■ **PROBLEM DETAILS**
Somewhere below is a line with "What is d(q3, x)?" and, later, a line with "Simulate the NFA"; repeat those two lines and all the lines between them, exactly as they are.
————
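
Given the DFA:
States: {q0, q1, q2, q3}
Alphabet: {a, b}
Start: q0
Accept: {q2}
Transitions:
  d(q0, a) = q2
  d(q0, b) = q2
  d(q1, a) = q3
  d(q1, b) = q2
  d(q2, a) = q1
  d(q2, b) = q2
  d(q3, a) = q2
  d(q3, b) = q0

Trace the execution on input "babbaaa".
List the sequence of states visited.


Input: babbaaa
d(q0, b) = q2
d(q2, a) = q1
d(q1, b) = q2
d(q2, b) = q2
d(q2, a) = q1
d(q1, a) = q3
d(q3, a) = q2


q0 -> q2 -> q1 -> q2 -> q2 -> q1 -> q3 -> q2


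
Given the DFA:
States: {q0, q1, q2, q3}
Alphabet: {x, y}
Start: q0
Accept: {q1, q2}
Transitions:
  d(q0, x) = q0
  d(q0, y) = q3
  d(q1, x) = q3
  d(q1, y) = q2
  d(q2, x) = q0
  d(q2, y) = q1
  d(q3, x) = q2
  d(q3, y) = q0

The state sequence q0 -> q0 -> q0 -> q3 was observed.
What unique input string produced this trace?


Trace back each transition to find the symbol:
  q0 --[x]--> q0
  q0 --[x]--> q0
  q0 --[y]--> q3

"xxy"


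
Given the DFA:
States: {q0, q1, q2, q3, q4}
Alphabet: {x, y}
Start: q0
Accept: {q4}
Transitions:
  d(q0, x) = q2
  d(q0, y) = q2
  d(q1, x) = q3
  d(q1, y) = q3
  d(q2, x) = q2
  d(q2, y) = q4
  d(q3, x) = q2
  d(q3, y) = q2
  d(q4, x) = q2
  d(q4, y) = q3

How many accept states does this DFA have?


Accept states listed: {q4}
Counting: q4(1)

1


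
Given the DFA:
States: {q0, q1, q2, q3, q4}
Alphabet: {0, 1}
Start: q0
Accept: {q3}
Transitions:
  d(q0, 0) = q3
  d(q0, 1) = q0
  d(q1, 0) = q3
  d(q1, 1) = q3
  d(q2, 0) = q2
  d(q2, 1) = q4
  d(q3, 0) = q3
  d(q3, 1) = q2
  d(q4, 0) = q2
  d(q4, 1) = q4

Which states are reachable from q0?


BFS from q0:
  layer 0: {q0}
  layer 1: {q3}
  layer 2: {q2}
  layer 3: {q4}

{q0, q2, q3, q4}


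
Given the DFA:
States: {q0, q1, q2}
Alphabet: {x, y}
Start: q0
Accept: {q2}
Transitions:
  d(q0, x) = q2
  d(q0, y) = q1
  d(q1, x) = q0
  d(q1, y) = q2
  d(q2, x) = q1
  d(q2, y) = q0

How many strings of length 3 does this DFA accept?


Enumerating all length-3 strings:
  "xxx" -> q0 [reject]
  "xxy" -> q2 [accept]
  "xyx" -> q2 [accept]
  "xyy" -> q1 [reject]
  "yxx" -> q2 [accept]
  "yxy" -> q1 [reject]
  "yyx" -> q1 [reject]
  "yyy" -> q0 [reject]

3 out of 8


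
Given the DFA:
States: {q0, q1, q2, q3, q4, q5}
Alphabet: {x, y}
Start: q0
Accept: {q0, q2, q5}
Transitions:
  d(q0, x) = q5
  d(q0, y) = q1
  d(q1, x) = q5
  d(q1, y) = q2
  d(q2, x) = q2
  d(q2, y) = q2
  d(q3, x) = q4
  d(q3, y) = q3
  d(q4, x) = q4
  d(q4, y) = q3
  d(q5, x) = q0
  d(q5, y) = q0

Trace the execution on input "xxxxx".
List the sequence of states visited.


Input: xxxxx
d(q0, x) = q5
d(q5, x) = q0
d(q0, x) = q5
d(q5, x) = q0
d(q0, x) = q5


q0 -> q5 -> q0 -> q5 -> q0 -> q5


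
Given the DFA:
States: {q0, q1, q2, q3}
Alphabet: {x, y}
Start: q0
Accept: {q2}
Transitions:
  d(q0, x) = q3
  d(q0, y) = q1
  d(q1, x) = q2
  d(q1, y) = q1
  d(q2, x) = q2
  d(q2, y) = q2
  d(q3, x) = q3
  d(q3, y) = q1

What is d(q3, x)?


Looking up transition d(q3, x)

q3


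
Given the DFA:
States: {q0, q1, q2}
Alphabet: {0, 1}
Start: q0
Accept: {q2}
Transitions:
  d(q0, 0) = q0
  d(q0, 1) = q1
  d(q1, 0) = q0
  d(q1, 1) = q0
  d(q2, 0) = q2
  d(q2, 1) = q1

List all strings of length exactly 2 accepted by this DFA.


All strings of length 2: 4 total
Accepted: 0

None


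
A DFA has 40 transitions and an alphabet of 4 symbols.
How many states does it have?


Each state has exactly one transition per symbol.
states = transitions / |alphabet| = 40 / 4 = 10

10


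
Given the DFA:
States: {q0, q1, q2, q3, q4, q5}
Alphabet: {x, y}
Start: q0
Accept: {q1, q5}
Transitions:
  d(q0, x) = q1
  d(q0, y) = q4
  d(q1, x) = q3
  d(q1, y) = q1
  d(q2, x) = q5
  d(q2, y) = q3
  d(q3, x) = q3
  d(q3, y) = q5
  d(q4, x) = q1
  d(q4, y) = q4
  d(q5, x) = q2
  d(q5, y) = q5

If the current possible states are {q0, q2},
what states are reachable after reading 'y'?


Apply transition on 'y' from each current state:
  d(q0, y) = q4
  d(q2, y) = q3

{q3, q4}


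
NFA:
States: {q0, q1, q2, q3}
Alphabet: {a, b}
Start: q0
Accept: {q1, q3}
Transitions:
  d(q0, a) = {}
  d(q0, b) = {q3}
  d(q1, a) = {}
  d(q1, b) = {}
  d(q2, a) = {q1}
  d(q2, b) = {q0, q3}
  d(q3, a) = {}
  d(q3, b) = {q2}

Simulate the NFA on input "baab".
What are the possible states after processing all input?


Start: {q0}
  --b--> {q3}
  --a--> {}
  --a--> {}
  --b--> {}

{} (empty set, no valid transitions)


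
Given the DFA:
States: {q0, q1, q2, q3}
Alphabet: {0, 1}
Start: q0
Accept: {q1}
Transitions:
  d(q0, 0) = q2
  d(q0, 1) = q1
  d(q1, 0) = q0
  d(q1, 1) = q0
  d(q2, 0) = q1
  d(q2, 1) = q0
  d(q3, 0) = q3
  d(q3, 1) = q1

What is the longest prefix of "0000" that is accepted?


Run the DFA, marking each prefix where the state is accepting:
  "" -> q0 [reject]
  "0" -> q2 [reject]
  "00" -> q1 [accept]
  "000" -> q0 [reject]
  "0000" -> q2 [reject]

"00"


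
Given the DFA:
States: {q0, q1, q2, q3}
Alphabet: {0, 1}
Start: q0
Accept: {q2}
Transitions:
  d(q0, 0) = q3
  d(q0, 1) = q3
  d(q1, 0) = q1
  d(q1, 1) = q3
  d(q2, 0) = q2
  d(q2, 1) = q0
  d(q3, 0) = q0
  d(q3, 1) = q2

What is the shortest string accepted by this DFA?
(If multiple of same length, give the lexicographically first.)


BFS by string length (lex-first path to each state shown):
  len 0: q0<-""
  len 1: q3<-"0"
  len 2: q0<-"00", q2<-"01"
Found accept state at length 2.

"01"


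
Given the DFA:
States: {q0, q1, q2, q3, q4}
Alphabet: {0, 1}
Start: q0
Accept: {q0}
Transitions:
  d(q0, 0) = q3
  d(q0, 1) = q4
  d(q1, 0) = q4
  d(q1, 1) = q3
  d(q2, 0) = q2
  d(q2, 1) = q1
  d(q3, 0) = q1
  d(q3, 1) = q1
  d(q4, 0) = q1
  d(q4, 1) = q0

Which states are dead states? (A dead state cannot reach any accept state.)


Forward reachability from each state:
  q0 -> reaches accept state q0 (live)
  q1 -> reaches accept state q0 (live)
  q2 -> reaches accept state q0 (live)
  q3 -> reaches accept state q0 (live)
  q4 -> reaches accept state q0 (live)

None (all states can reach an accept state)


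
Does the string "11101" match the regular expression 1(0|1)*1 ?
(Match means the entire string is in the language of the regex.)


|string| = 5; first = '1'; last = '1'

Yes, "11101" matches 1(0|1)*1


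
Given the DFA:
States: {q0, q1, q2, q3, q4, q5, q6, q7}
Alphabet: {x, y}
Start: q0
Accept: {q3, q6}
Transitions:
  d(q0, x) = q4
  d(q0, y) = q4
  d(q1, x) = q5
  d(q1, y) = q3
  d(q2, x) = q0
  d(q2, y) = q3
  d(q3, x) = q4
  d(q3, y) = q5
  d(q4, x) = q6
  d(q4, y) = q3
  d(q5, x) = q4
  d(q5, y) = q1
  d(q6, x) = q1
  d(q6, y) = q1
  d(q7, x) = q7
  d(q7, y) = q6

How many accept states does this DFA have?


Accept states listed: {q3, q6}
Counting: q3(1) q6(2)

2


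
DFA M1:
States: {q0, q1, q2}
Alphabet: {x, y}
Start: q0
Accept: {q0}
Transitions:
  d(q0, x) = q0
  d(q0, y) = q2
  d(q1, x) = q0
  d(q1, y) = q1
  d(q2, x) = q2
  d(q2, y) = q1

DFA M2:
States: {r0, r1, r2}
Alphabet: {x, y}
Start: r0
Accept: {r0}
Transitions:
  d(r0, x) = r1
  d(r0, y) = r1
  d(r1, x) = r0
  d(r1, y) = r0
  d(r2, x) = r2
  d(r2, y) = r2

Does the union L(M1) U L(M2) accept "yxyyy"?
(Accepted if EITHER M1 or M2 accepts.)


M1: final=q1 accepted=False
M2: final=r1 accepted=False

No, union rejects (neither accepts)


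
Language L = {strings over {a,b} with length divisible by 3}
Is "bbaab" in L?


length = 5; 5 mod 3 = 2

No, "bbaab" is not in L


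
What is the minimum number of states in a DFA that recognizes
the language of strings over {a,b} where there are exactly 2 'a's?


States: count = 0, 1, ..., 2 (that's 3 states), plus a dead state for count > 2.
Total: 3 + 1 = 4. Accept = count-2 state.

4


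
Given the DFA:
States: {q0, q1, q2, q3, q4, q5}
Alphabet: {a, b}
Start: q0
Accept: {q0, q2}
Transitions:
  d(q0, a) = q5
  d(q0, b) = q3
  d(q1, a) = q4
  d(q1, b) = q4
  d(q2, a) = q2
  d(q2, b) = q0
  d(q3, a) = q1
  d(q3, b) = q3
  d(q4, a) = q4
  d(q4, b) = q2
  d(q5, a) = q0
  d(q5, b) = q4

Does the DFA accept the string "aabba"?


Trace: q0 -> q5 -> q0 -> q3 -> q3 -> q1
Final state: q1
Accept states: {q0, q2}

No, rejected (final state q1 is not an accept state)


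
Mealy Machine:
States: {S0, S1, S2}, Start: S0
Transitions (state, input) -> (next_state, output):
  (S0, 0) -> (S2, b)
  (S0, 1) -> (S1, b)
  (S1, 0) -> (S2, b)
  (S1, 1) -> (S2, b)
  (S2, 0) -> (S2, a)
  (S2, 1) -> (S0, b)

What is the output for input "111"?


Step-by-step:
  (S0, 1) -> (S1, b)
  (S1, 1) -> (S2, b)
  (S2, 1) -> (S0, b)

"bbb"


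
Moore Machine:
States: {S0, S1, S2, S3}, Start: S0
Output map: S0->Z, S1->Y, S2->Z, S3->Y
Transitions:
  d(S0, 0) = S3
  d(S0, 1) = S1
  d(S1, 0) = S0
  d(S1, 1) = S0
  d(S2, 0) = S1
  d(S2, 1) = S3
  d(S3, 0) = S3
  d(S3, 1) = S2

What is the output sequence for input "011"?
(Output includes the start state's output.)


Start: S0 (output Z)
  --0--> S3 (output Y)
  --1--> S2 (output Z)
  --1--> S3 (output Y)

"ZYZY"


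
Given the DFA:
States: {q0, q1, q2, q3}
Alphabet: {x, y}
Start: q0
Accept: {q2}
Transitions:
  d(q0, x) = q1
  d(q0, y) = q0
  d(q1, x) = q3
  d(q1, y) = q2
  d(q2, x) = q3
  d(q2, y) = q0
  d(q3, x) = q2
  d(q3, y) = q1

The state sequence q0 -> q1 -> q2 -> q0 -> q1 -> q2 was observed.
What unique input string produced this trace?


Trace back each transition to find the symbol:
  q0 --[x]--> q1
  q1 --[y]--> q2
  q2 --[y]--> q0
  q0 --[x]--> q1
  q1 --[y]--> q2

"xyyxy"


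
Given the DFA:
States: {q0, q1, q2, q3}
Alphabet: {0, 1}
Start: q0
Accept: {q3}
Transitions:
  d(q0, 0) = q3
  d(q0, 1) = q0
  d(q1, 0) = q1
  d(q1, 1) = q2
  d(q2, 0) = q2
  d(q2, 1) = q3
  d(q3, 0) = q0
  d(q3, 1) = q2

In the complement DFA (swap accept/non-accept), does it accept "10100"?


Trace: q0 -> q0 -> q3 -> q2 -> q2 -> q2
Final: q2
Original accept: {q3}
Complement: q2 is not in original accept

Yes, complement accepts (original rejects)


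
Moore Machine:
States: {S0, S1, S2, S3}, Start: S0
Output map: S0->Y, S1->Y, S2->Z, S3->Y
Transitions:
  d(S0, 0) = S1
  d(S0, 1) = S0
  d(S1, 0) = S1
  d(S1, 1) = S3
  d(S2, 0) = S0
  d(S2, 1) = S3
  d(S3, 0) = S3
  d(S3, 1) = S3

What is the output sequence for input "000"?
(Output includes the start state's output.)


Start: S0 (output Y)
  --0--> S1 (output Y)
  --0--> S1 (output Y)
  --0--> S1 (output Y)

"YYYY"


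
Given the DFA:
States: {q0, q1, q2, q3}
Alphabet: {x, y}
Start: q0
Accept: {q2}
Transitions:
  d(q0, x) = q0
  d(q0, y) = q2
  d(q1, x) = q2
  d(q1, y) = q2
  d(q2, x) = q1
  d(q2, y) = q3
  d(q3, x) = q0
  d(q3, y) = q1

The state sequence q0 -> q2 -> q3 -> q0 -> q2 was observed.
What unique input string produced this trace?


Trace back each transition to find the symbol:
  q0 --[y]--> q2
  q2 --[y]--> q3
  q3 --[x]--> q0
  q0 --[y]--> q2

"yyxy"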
————
■ **SOLUTION FOR THIS EXERCISE**
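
What is d(q3, x)?


Looking up transition d(q3, x)

q3


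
Given the DFA:
States: {q0, q1, q2}
Alphabet: {0, 1}
Start: q0
Accept: {q2}
Transitions:
  d(q0, 0) = q0
  d(q0, 1) = q1
  d(q1, 0) = q0
  d(q1, 1) = q0
  d(q2, 0) = q2
  d(q2, 1) = q1

List all strings of length exactly 2 accepted by this DFA.


All strings of length 2: 4 total
Accepted: 0

None


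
A DFA has 40 transitions and an alphabet of 4 symbols.
How many states does it have?


Each state has exactly one transition per symbol.
states = transitions / |alphabet| = 40 / 4 = 10

10


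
Given the DFA:
States: {q0, q1, q2, q3, q4, q5}
Alphabet: {x, y}
Start: q0
Accept: {q1, q5}
Transitions:
  d(q0, x) = q1
  d(q0, y) = q4
  d(q1, x) = q3
  d(q1, y) = q1
  d(q2, x) = q5
  d(q2, y) = q3
  d(q3, x) = q3
  d(q3, y) = q5
  d(q4, x) = q1
  d(q4, y) = q4
  d(q5, x) = q2
  d(q5, y) = q5

If the current possible states are {q0, q2},
what states are reachable after reading 'y'?


Apply transition on 'y' from each current state:
  d(q0, y) = q4
  d(q2, y) = q3

{q3, q4}


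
NFA:
States: {q0, q1, q2, q3}
Alphabet: {a, b}
Start: q0
Accept: {q1, q3}
Transitions:
  d(q0, a) = {}
  d(q0, b) = {q3}
  d(q1, a) = {}
  d(q1, b) = {}
  d(q2, a) = {q1}
  d(q2, b) = {q0, q3}
  d(q3, a) = {}
  d(q3, b) = {q2}

Simulate the NFA on input "baab".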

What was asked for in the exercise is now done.